## [Exercise description]
What lines in the following entries hold the word "scheduler"? Copy each one.

[Saved data entries]
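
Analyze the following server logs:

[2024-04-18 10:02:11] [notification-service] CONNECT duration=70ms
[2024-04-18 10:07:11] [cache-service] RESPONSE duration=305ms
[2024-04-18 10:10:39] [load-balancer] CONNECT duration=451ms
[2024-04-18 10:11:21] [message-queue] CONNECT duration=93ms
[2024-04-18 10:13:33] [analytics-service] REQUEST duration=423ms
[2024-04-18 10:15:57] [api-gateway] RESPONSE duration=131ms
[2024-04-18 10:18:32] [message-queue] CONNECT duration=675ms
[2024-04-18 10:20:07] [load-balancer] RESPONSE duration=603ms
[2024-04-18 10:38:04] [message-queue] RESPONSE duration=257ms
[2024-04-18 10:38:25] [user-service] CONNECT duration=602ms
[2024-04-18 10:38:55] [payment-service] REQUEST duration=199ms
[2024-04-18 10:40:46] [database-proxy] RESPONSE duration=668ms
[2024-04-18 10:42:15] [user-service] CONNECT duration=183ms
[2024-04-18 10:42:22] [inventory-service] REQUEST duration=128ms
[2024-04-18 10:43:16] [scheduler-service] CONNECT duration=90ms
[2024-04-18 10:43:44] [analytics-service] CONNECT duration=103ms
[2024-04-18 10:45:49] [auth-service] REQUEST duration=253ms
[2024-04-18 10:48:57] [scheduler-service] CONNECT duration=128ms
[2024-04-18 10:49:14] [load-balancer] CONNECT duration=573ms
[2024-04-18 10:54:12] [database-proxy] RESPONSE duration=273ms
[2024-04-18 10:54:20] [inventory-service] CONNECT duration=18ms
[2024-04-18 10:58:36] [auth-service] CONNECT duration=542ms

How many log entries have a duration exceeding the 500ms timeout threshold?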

## [Worked solution]
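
[2024-04-18 10:43:16] [scheduler-service] CONNECT duration=90ms
[2024-04-18 10:48:57] [scheduler-service] CONNECT duration=128ms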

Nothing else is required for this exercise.